» **Goal of the exercise**:
From the first line to the last, reproduce the data exactly.

=== Records provided ===

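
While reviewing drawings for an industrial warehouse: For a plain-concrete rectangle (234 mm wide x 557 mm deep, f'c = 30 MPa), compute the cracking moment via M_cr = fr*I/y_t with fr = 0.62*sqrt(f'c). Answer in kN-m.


fr = 0.62 * sqrt(30) = 0.62 * 5.4772 = 3.3959 MPa
I = 234 * 557^3 / 12 = 3369769513.5 mm^4
y_t = 278.5 mm
M_cr = fr * I / y_t = 3.3959 * 3369769513.5 / 278.5 N-mm
= 41.0892 kN-m

41.0892 kN-m


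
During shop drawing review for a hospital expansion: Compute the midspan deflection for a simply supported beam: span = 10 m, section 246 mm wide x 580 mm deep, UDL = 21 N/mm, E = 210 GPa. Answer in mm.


I = 246 * 580^3 / 12 = 3999796000.0 mm^4
L = 10000.0 mm, w = 21 N/mm, E = 210000.0 MPa
delta = 5 * w * L^4 / (384 * E * I)
= 5 * 21 * 10000.0^4 / (384 * 210000.0 * 3999796000.0)
= 3.2554 mm

3.2554 mm


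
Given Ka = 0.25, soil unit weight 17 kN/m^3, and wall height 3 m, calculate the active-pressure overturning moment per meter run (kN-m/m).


Pa = 0.5 * Ka * gamma * H^2
= 0.5 * 0.25 * 17 * 3^2
= 19.125 kN/m
Arm = H / 3 = 3 / 3 = 1.0 m
Mo = Pa * arm = Pa * H / 3 = 19.125 * 3 / 3 = 19.125 kN-m/m

19.125 kN-m/m


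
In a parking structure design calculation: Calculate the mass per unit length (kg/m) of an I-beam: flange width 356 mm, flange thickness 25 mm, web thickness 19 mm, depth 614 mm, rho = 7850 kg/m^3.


A_flanges = 2 * 356 * 25 = 17800 mm^2
A_web = (614 - 2 * 25) * 19 = 10716 mm^2
A_total = 17800 + 10716 = 28516 mm^2 = 0.028516 m^2
Weight = rho * A = 7850 * 0.028516 = 223.8506 kg/m

223.8506 kg/m


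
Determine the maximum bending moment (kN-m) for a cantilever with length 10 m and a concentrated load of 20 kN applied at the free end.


For a cantilever with a point load at the free end:
M_max = P * L = 20 * 10 = 200 kN-m

200 kN-m


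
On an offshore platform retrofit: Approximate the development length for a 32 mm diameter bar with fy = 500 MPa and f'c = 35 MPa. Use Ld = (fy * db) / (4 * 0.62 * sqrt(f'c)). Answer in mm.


Ld = (fy * db) / (4 * 0.62 * sqrt(f'c))
= (500 * 32) / (4 * 0.62 * sqrt(35))
= 16000 / 14.6719
= 1090.52 mm

1090.52 mm


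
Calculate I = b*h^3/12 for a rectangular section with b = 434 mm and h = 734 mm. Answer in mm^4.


I = b * h^3 / 12
= 434 * 734^3 / 12
= 434 * 395446904 / 12
= 14301996361.33 mm^4

14301996361.33 mm^4


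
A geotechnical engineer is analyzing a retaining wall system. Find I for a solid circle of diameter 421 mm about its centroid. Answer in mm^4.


r = d / 2 = 421 / 2 = 210.5 mm
I = pi * r^4 / 4 = pi * 210.5^4 / 4
= 1542049383.54 mm^4

1542049383.54 mm^4


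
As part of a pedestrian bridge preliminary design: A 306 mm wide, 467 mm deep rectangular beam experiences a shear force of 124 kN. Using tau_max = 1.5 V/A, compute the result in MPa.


A = b * h = 306 * 467 = 142902 mm^2
V = 124 kN = 124000.0 N
tau_max = 1.5 * V / A = 1.5 * 124000.0 / 142902
= 1.3016 MPa

1.3016 MPa


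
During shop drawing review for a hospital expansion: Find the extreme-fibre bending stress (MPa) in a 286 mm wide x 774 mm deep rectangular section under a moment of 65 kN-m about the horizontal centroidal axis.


I = b * h^3 / 12 = 286 * 774^3 / 12 = 11051154972.0 mm^4
y = h / 2 = 774 / 2 = 387.0 mm
M = 65 kN-m = 65000000.0 N-mm
sigma = M * y / I = 65000000.0 * 387.0 / 11051154972.0
= 2.28 MPa

2.28 MPa


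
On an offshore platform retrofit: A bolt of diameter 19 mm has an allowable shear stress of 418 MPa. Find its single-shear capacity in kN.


A = pi * d^2 / 4 = pi * 19^2 / 4 = 283.5287 mm^2
V = f_v * A / 1000 = 418 * 283.5287 / 1000
= 118.515 kN

118.515 kN


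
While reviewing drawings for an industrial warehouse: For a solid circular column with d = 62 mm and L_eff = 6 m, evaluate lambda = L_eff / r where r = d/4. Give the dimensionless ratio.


Radius of gyration r = d / 4 = 62 / 4 = 15.5 mm
L_eff = 6000.0 mm
Slenderness ratio = L / r = 6000.0 / 15.5 = 387.1 (dimensionless)

387.1 (dimensionless)


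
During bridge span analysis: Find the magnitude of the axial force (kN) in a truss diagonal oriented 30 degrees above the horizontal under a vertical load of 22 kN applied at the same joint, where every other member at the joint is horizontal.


At the joint, only the diagonal has a vertical component, so vertical equilibrium gives:
F * sin(30) = 22
F = 22 / sin(30)
= 22 / 0.5
= 44.0 kN

44.0 kN


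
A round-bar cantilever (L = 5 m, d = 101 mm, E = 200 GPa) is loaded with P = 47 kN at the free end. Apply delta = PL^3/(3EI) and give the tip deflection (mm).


I = pi * d^4 / 64 = pi * 101^4 / 64 = 5108052.99 mm^4
L = 5000.0 mm, P = 47000.0 N, E = 200000.0 MPa
delta = P * L^3 / (3 * E * I)
= 47000.0 * 5000.0^3 / (3 * 200000.0 * 5108052.99)
= 1916.9078 mm

1916.9078 mm


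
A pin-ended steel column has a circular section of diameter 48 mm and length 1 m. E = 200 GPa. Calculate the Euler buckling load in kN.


I = pi * d^4 / 64 = 260576.26 mm^4
L = 1000.0 mm
P_cr = pi^2 * E * I / L^2
= 9.8696 * 200000.0 * 260576.26 / 1000.0^2
= 514356.92 N = 514.3569 kN

514.3569 kN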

===

» **Result of the task**:
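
While reviewing drawings for an industrial warehouse: For a plain-concrete rectangle (234 mm wide x 557 mm deep, f'c = 30 MPa), compute the cracking moment via M_cr = fr*I/y_t with fr = 0.62*sqrt(f'c). Answer in kN-m.


fr = 0.62 * sqrt(30) = 0.62 * 5.4772 = 3.3959 MPa
I = 234 * 557^3 / 12 = 3369769513.5 mm^4
y_t = 278.5 mm
M_cr = fr * I / y_t = 3.3959 * 3369769513.5 / 278.5 N-mm
= 41.0892 kN-m

41.0892 kN-m


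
During shop drawing review for a hospital expansion: Compute the midspan deflection for a simply supported beam: span = 10 m, section 246 mm wide x 580 mm deep, UDL = 21 N/mm, E = 210 GPa. Answer in mm.


I = 246 * 580^3 / 12 = 3999796000.0 mm^4
L = 10000.0 mm, w = 21 N/mm, E = 210000.0 MPa
delta = 5 * w * L^4 / (384 * E * I)
= 5 * 21 * 10000.0^4 / (384 * 210000.0 * 3999796000.0)
= 3.2554 mm

3.2554 mm


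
Given Ka = 0.25, soil unit weight 17 kN/m^3, and wall height 3 m, calculate the active-pressure overturning moment per meter run (kN-m/m).


Pa = 0.5 * Ka * gamma * H^2
= 0.5 * 0.25 * 17 * 3^2
= 19.125 kN/m
Arm = H / 3 = 3 / 3 = 1.0 m
Mo = Pa * arm = Pa * H / 3 = 19.125 * 3 / 3 = 19.125 kN-m/m

19.125 kN-m/m


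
In a parking structure design calculation: Calculate the mass per unit length (kg/m) of an I-beam: flange width 356 mm, flange thickness 25 mm, web thickness 19 mm, depth 614 mm, rho = 7850 kg/m^3.


A_flanges = 2 * 356 * 25 = 17800 mm^2
A_web = (614 - 2 * 25) * 19 = 10716 mm^2
A_total = 17800 + 10716 = 28516 mm^2 = 0.028516 m^2
Weight = rho * A = 7850 * 0.028516 = 223.8506 kg/m

223.8506 kg/m


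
Determine the maximum bending moment (kN-m) for a cantilever with length 10 m and a concentrated load of 20 kN applied at the free end.


For a cantilever with a point load at the free end:
M_max = P * L = 20 * 10 = 200 kN-m

200 kN-m


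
On an offshore platform retrofit: Approximate the development length for a 32 mm diameter bar with fy = 500 MPa and f'c = 35 MPa. Use Ld = (fy * db) / (4 * 0.62 * sqrt(f'c)). Answer in mm.


Ld = (fy * db) / (4 * 0.62 * sqrt(f'c))
= (500 * 32) / (4 * 0.62 * sqrt(35))
= 16000 / 14.6719
= 1090.52 mm

1090.52 mm


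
Calculate I = b*h^3/12 for a rectangular section with b = 434 mm and h = 734 mm. Answer in mm^4.


I = b * h^3 / 12
= 434 * 734^3 / 12
= 434 * 395446904 / 12
= 14301996361.33 mm^4

14301996361.33 mm^4


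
A geotechnical engineer is analyzing a retaining wall system. Find I for a solid circle of diameter 421 mm about its centroid. Answer in mm^4.


r = d / 2 = 421 / 2 = 210.5 mm
I = pi * r^4 / 4 = pi * 210.5^4 / 4
= 1542049383.54 mm^4

1542049383.54 mm^4


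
As part of a pedestrian bridge preliminary design: A 306 mm wide, 467 mm deep rectangular beam experiences a shear force of 124 kN. Using tau_max = 1.5 V/A, compute the result in MPa.


A = b * h = 306 * 467 = 142902 mm^2
V = 124 kN = 124000.0 N
tau_max = 1.5 * V / A = 1.5 * 124000.0 / 142902
= 1.3016 MPa

1.3016 MPa


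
During shop drawing review for a hospital expansion: Find the extreme-fibre bending stress (MPa) in a 286 mm wide x 774 mm deep rectangular section under a moment of 65 kN-m about the horizontal centroidal axis.


I = b * h^3 / 12 = 286 * 774^3 / 12 = 11051154972.0 mm^4
y = h / 2 = 774 / 2 = 387.0 mm
M = 65 kN-m = 65000000.0 N-mm
sigma = M * y / I = 65000000.0 * 387.0 / 11051154972.0
= 2.28 MPa

2.28 MPa


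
On an offshore platform retrofit: A bolt of diameter 19 mm has an allowable shear stress of 418 MPa. Find its single-shear capacity in kN.


A = pi * d^2 / 4 = pi * 19^2 / 4 = 283.5287 mm^2
V = f_v * A / 1000 = 418 * 283.5287 / 1000
= 118.515 kN

118.515 kN


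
While reviewing drawings for an industrial warehouse: For a solid circular column with d = 62 mm and L_eff = 6 m, evaluate lambda = L_eff / r where r = d/4. Give the dimensionless ratio.


Radius of gyration r = d / 4 = 62 / 4 = 15.5 mm
L_eff = 6000.0 mm
Slenderness ratio = L / r = 6000.0 / 15.5 = 387.1 (dimensionless)

387.1 (dimensionless)


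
During bridge span analysis: Find the magnitude of the axial force (kN) in a truss diagonal oriented 30 degrees above the horizontal under a vertical load of 22 kN applied at the same joint, where every other member at the joint is horizontal.


At the joint, only the diagonal has a vertical component, so vertical equilibrium gives:
F * sin(30) = 22
F = 22 / sin(30)
= 22 / 0.5
= 44.0 kN

44.0 kN


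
A round-bar cantilever (L = 5 m, d = 101 mm, E = 200 GPa) is loaded with P = 47 kN at the free end. Apply delta = PL^3/(3EI) and give the tip deflection (mm).


I = pi * d^4 / 64 = pi * 101^4 / 64 = 5108052.99 mm^4
L = 5000.0 mm, P = 47000.0 N, E = 200000.0 MPa
delta = P * L^3 / (3 * E * I)
= 47000.0 * 5000.0^3 / (3 * 200000.0 * 5108052.99)
= 1916.9078 mm

1916.9078 mm


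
A pin-ended steel column has a circular section of diameter 48 mm and length 1 m. E = 200 GPa. Calculate the Euler buckling load in kN.


I = pi * d^4 / 64 = 260576.26 mm^4
L = 1000.0 mm
P_cr = pi^2 * E * I / L^2
= 9.8696 * 200000.0 * 260576.26 / 1000.0^2
= 514356.92 N = 514.3569 kN

514.3569 kN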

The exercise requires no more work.